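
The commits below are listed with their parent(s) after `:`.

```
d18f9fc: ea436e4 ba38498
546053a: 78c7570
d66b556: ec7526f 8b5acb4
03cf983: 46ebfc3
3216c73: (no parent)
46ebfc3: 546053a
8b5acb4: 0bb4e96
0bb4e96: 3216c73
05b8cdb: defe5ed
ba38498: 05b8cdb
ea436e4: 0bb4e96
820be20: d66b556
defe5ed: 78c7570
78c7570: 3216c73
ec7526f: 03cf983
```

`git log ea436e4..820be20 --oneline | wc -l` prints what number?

8

Reachable from 820be20: {03cf983, 0bb4e96, 3216c73, 46ebfc3, 546053a, 78c7570, 820be20, 8b5acb4, d66b556, ec7526f}.
Reachable from ea436e4: {0bb4e96, 3216c73, ea436e4}.
In 820be20's history but not ea436e4's: {03cf983, 46ebfc3, 546053a, 78c7570, 820be20, 8b5acb4, d66b556, ec7526f} — 8 commits.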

- - - - - - -

● **Assignment**
The answer must consist of every line in the records above that contains the word "parent".

● **Answer for the task**
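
The commits below are listed with their parent(s) after `:`.
3216c73: (no parent)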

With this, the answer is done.